**What is needed**
Each line holding the word "jugs" must appear in the answer, copied from the entries.

Saved data entries

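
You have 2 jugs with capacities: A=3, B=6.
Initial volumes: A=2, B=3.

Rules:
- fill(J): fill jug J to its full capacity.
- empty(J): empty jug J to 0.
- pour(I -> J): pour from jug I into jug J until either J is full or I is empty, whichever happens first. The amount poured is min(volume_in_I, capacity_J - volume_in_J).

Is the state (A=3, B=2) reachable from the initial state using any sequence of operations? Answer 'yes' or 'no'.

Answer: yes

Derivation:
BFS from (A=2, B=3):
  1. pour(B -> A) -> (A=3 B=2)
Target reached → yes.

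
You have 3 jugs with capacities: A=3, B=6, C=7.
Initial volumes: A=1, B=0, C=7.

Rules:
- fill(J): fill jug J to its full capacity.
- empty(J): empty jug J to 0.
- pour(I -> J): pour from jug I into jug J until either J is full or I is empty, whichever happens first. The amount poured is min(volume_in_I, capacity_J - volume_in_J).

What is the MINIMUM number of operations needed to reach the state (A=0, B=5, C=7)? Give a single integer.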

==

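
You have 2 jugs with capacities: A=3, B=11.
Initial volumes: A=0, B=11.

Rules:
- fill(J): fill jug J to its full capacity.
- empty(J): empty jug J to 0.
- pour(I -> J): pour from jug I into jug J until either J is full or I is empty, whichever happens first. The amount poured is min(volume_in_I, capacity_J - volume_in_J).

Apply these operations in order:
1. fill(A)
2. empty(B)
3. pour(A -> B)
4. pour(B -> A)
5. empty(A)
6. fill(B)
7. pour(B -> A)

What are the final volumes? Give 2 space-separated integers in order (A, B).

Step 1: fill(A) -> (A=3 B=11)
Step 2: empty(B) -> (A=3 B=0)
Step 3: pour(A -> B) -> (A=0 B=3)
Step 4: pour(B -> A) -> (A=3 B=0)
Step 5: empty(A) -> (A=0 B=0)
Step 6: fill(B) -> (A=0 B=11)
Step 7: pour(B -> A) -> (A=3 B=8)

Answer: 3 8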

**Solution to this exercise**
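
You have 2 jugs with capacities: A=3, B=6.
You have 3 jugs with capacities: A=3, B=6, C=7.
You have 2 jugs with capacities: A=3, B=11.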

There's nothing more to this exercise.